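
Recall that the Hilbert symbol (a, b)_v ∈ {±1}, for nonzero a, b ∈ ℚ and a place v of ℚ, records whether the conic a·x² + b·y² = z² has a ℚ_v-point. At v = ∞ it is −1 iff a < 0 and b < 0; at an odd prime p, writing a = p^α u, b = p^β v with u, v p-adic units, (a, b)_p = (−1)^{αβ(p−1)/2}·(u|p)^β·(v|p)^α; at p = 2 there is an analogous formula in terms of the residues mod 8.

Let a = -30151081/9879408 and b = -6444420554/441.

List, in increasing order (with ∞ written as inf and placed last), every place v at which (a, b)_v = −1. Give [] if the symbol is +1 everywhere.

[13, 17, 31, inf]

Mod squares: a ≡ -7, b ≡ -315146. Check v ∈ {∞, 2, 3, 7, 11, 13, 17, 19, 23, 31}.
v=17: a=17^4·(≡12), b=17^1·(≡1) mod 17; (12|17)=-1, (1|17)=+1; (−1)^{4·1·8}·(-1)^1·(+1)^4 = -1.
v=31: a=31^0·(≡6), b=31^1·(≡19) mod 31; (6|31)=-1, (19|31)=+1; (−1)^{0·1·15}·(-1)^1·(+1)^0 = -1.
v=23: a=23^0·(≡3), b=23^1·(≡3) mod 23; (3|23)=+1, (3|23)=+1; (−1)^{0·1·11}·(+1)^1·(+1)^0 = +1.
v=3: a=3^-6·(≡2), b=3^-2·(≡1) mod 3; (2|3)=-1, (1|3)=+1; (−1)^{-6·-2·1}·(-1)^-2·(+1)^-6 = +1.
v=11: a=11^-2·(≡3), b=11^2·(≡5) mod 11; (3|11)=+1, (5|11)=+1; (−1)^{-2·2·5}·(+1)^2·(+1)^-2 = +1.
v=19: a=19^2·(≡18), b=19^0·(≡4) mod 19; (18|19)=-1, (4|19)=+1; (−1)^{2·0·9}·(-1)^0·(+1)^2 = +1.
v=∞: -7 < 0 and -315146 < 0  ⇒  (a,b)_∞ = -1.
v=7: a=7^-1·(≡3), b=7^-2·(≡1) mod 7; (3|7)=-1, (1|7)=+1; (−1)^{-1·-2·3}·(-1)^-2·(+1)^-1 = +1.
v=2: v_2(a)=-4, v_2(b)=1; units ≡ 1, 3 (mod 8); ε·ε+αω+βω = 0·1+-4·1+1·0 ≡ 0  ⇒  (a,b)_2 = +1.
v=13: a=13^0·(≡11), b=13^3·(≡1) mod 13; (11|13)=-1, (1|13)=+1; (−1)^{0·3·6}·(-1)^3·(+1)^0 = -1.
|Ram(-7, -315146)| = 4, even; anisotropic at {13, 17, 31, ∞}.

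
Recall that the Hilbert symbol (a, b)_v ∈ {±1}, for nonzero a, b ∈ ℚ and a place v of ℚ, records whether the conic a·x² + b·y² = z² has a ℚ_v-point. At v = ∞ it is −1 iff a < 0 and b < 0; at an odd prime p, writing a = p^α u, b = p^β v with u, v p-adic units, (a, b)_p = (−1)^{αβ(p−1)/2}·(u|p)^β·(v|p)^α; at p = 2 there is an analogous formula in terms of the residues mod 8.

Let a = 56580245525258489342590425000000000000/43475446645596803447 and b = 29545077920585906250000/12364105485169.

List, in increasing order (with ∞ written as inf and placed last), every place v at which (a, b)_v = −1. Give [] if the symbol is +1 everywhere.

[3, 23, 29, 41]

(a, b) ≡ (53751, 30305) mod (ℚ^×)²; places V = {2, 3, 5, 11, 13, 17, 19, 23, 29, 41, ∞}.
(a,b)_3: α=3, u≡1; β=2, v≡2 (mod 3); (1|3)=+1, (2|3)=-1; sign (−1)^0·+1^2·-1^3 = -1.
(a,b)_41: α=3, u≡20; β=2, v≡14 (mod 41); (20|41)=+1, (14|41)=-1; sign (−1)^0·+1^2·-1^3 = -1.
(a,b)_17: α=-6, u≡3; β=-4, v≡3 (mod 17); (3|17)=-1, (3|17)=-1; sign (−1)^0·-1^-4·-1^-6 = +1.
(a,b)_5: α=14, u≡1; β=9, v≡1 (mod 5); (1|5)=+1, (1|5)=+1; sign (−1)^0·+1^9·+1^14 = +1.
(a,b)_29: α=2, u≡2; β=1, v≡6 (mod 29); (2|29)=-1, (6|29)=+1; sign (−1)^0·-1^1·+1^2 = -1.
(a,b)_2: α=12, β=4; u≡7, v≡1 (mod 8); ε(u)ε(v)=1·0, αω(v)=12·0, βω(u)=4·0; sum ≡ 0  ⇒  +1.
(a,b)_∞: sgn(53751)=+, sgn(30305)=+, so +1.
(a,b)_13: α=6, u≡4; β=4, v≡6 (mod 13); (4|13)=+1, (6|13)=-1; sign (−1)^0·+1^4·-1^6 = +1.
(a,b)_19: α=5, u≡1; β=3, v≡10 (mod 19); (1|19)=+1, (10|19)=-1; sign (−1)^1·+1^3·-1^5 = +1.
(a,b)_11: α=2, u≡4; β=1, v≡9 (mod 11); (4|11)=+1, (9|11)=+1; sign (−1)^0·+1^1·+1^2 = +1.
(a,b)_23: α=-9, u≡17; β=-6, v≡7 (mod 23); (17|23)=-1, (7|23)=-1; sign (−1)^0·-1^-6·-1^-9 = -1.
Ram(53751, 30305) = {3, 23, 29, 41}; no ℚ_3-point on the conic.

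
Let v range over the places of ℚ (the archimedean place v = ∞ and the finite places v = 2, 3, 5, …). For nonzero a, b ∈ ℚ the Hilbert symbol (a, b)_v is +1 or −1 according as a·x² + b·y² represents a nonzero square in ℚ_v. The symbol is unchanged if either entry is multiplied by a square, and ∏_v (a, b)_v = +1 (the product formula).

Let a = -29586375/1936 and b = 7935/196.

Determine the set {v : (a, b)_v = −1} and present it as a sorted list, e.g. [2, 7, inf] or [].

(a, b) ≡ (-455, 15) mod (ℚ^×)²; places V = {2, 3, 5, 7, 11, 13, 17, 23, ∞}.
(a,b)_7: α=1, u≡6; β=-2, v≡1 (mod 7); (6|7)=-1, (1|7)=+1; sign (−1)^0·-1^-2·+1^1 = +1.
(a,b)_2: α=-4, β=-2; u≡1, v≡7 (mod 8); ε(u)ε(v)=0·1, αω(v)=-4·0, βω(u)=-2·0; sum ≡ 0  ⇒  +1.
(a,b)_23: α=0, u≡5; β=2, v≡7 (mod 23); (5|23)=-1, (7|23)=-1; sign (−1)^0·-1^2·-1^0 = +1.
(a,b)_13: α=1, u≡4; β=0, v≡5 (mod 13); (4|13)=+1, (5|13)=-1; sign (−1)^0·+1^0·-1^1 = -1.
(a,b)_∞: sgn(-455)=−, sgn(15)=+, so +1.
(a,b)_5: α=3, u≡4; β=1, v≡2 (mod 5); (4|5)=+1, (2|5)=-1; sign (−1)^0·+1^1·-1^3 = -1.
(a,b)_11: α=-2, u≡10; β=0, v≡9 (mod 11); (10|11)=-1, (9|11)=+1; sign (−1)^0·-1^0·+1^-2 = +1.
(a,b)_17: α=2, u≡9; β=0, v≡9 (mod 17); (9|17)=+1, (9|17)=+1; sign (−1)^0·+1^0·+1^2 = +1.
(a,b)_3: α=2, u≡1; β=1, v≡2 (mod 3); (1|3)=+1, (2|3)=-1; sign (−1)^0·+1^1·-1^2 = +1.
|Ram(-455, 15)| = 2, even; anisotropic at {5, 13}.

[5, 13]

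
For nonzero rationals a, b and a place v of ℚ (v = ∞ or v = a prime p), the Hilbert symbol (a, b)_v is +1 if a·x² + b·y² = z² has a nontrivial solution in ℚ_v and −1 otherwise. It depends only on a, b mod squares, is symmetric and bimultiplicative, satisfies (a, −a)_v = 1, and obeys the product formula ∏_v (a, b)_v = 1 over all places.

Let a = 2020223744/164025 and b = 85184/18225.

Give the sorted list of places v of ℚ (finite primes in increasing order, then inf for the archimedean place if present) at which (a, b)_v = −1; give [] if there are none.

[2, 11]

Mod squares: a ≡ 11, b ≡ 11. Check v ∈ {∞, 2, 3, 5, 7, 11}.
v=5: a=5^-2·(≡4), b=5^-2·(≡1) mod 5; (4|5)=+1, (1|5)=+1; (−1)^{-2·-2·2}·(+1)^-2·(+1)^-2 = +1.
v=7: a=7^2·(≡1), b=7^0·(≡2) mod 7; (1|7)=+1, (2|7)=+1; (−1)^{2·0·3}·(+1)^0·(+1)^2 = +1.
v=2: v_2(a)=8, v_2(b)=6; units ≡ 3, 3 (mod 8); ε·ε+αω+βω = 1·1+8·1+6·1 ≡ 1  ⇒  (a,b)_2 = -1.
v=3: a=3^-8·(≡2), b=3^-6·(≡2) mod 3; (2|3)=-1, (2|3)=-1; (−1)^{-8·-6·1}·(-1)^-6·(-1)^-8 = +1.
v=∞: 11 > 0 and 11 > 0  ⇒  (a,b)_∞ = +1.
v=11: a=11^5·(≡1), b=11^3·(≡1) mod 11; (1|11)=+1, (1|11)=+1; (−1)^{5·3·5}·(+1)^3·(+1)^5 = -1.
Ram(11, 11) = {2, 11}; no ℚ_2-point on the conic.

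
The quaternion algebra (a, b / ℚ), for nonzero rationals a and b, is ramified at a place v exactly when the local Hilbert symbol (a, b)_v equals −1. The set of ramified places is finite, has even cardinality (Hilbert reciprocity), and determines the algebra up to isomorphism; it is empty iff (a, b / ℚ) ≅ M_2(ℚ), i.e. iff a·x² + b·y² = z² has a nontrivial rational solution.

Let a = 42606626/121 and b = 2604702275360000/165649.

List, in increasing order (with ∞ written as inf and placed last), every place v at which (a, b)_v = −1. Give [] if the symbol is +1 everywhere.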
****************
• [WHAT YOU ARE ASKED TO DO]: What is needed is an exact copy of the entries from their first line down to the line with "Let a = -30151081/9879408", that line included, and nothing beyond it.

• [OUTPUT BELOW]:
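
Recall that the Hilbert symbol (a, b)_v ∈ {±1}, for nonzero a, b ∈ ℚ and a place v of ℚ, records whether the conic a·x² + b·y² = z² has a ℚ_v-point. At v = ∞ it is −1 iff a < 0 and b < 0; at an odd prime p, writing a = p^α u, b = p^β v with u, v p-adic units, (a, b)_p = (−1)^{αβ(p−1)/2}·(u|p)^β·(v|p)^α; at p = 2 there is an analogous formula in terms of the residues mod 8.

Let a = -30151081/9879408 and b = -6444420554/441.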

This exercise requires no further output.